WHAT YOU SHOULD DO
Copy verbatim the material from its first line to the line that holds "The record title to an", including that line.

[Start of Attachment]

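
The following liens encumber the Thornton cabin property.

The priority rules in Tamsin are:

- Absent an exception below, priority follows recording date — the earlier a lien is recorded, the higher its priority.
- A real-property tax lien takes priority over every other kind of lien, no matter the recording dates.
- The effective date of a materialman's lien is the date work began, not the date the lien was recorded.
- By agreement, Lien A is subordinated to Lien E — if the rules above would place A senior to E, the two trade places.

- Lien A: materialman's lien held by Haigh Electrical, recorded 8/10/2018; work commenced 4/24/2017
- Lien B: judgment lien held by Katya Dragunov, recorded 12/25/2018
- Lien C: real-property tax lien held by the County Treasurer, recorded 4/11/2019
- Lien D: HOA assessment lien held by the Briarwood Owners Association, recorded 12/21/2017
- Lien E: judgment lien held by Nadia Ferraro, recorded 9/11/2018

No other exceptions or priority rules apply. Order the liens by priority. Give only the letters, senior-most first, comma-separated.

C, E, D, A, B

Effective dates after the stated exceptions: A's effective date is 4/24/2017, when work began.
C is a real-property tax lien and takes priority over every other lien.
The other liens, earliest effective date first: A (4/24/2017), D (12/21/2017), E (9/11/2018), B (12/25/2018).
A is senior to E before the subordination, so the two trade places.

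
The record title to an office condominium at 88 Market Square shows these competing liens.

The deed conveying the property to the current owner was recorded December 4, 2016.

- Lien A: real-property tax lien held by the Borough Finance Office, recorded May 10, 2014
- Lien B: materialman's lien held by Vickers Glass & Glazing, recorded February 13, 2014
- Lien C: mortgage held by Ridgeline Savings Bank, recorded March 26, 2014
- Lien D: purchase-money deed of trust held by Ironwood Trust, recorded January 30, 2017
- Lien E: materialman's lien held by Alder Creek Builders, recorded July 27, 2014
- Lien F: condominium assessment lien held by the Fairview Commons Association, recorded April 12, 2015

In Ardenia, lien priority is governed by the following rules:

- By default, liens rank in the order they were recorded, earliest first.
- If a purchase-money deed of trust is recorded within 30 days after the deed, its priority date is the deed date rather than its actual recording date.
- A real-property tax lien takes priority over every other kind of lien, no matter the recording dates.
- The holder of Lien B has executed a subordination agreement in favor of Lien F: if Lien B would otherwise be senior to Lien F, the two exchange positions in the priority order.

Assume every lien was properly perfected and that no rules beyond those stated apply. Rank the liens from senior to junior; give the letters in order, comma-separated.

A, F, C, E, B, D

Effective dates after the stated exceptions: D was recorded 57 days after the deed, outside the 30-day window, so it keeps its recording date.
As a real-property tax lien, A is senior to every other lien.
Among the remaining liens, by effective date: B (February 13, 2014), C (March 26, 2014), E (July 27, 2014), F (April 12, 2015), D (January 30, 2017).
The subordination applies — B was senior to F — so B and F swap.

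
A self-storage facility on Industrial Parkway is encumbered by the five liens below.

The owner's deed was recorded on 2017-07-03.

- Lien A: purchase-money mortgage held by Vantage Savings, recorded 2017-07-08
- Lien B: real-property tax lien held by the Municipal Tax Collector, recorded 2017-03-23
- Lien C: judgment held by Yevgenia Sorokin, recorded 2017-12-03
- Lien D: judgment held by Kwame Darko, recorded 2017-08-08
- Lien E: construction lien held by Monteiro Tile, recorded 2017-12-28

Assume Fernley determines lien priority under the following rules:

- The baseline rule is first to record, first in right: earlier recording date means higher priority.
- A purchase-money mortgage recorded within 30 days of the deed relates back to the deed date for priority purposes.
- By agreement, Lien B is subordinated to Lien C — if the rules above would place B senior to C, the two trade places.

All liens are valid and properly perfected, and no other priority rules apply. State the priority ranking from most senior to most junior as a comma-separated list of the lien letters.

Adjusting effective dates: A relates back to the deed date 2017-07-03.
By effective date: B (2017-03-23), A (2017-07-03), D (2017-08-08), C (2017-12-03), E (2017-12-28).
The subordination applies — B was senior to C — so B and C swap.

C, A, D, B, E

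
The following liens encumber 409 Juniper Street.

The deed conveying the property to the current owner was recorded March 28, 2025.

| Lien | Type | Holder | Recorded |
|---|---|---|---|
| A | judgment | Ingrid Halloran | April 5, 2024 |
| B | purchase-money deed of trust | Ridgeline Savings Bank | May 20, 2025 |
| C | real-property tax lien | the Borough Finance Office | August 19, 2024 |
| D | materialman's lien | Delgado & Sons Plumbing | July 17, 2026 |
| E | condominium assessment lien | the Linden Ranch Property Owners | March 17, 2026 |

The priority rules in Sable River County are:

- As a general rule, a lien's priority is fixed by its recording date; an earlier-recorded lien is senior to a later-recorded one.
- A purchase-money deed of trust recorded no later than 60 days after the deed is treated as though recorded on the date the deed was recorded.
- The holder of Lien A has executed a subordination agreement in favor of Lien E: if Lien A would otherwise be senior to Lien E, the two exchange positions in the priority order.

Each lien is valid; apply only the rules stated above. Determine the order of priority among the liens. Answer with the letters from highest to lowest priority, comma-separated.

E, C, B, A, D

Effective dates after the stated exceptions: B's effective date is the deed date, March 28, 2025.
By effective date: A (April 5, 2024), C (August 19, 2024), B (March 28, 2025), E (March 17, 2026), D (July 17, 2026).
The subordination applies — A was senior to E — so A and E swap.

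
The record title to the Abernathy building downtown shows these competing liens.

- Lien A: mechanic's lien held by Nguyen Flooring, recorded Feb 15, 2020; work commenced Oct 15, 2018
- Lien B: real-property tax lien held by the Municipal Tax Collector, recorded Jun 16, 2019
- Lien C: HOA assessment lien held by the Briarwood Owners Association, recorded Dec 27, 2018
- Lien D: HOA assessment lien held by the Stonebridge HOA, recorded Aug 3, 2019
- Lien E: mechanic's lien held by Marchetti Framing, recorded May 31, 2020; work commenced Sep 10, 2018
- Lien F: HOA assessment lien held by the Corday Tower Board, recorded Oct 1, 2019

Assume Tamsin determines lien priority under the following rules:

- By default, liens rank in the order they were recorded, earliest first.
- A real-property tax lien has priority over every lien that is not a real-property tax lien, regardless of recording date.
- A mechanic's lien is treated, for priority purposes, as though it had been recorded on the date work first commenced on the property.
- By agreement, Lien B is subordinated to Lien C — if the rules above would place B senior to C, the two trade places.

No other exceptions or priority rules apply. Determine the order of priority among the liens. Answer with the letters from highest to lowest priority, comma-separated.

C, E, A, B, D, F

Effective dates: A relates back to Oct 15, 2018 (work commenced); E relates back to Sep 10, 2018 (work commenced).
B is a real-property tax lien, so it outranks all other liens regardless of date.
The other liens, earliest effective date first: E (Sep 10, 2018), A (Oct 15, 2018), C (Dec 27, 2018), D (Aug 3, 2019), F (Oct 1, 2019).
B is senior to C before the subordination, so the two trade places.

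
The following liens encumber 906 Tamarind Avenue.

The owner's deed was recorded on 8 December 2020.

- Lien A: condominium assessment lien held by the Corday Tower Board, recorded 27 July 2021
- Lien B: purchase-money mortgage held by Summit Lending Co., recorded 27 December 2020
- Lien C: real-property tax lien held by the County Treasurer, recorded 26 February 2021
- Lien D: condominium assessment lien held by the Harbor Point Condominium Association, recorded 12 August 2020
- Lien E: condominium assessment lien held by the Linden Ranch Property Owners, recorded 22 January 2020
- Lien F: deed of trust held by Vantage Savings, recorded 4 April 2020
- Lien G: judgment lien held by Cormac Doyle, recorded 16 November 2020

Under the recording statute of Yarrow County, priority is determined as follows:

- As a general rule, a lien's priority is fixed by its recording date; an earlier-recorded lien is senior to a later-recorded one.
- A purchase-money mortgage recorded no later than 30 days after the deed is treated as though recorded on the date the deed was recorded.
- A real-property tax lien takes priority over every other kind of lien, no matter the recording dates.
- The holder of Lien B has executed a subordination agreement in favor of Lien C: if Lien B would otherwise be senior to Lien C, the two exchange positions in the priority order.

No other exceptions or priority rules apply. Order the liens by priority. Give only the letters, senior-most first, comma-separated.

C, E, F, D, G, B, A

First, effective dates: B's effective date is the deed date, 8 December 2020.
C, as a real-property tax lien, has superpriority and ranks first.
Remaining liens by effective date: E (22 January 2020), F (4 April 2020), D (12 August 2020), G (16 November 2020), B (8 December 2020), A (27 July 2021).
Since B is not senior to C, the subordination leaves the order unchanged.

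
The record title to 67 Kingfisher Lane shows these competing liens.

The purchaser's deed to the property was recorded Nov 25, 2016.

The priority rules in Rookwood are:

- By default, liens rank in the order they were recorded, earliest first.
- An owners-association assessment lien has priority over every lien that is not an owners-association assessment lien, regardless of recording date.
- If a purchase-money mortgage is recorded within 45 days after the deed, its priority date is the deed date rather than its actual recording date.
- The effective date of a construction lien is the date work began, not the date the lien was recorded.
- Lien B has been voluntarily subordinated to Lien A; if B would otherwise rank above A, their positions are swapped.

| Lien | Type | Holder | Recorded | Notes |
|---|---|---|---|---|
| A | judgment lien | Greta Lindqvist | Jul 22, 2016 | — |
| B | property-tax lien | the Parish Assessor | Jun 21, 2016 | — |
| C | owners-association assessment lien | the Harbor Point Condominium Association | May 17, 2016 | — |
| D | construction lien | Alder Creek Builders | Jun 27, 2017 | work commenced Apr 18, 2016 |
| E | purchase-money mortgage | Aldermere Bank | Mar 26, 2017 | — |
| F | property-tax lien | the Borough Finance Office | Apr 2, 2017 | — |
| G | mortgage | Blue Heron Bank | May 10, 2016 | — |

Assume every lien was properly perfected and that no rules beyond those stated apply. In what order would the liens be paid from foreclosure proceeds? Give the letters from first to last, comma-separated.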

[End of Attachment]

PROBLEM SOLUTION
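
The following liens encumber the Thornton cabin property.

The priority rules in Tamsin are:

- Absent an exception below, priority follows recording date — the earlier a lien is recorded, the higher its priority.
- A real-property tax lien takes priority over every other kind of lien, no matter the recording dates.
- The effective date of a materialman's lien is the date work began, not the date the lien was recorded.
- By agreement, Lien A is subordinated to Lien E — if the rules above would place A senior to E, the two trade places.

- Lien A: materialman's lien held by Haigh Electrical, recorded 8/10/2018; work commenced 4/24/2017
- Lien B: judgment lien held by Katya Dragunov, recorded 12/25/2018
- Lien C: real-property tax lien held by the County Treasurer, recorded 4/11/2019
- Lien D: HOA assessment lien held by the Briarwood Owners Association, recorded 12/21/2017
- Lien E: judgment lien held by Nadia Ferraro, recorded 9/11/2018

No other exceptions or priority rules apply. Order the liens by priority. Give only the letters, senior-most first, comma-separated.

C, E, D, A, B

Effective dates after the stated exceptions: A's effective date is 4/24/2017, when work began.
C is a real-property tax lien and takes priority over every other lien.
The other liens, earliest effective date first: A (4/24/2017), D (12/21/2017), E (9/11/2018), B (12/25/2018).
A is senior to E before the subordination, so the two trade places.

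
The record title to an office condominium at 88 Market Square shows these competing liens.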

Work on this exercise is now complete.